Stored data
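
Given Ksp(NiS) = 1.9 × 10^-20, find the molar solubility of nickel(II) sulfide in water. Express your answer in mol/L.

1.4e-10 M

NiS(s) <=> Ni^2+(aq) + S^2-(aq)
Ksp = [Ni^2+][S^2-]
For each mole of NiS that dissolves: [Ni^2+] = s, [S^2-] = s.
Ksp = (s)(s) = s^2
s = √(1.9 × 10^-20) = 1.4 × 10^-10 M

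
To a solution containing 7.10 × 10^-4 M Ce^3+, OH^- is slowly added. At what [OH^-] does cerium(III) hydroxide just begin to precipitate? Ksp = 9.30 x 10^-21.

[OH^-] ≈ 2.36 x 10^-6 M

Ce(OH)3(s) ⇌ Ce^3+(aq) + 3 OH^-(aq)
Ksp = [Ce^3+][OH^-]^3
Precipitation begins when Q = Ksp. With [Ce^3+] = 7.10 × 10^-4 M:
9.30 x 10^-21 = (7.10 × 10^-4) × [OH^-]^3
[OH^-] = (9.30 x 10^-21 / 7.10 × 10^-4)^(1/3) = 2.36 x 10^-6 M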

TASK TO COMPLETE:
Write all the entries out again exactly as they are.

RESPONSE FOR THIS EXERCISE:
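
Given Ksp(NiS) = 1.9 × 10^-20, find the molar solubility of nickel(II) sulfide in water. Express your answer in mol/L.

1.4e-10 M

NiS(s) <=> Ni^2+(aq) + S^2-(aq)
Ksp = [Ni^2+][S^2-]
For each mole of NiS that dissolves: [Ni^2+] = s, [S^2-] = s.
Ksp = (s)(s) = s^2
s = √(1.9 × 10^-20) = 1.4 × 10^-10 M

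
To a solution containing 7.10 × 10^-4 M Ce^3+, OH^- is slowly added. At what [OH^-] does cerium(III) hydroxide just begin to precipitate? Ksp = 9.30 x 10^-21.

[OH^-] ≈ 2.36 x 10^-6 M

Ce(OH)3(s) ⇌ Ce^3+(aq) + 3 OH^-(aq)
Ksp = [Ce^3+][OH^-]^3
Precipitation begins when Q = Ksp. With [Ce^3+] = 7.10 × 10^-4 M:
9.30 x 10^-21 = (7.10 × 10^-4) × [OH^-]^3
[OH^-] = (9.30 x 10^-21 / 7.10 × 10^-4)^(1/3) = 2.36 x 10^-6 M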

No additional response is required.